### To do
Without leaving out a single line, restate the entries below exactly.

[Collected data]
Segment Open

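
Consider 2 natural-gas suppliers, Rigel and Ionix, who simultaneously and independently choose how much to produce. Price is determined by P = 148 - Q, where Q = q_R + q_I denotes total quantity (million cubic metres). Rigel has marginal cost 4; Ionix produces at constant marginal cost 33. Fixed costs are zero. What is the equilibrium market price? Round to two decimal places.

61.67

Rigel's profit: π_R = (148 - Q)q_R - (4q_R). Setting ∂π_R/∂q_R = 0: 144 - 2q_R - (q_I) = 0.
Ionix's first-order condition: 115 - 2q_I - (q_R) = 0.
So q_R = (144 - q_I)/2 and q_I = (115 - q_R)/2.
Solving the pair: q_R = 173/3, q_I = 86/3.
Total output Q = 259/3, so price P = 148 - 259/3 = 185/3.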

Segment Closed

### Task result
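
Consider 2 natural-gas suppliers, Rigel and Ionix, who simultaneously and independently choose how much to produce. Price is determined by P = 148 - Q, where Q = q_R + q_I denotes total quantity (million cubic metres). Rigel has marginal cost 4; Ionix produces at constant marginal cost 33. Fixed costs are zero. What is the equilibrium market price? Round to two decimal places.

61.67

Rigel's profit: π_R = (148 - Q)q_R - (4q_R). Setting ∂π_R/∂q_R = 0: 144 - 2q_R - (q_I) = 0.
Ionix's first-order condition: 115 - 2q_I - (q_R) = 0.
So q_R = (144 - q_I)/2 and q_I = (115 - q_R)/2.
Solving the pair: q_R = 173/3, q_I = 86/3.
Total output Q = 259/3, so price P = 148 - 259/3 = 185/3.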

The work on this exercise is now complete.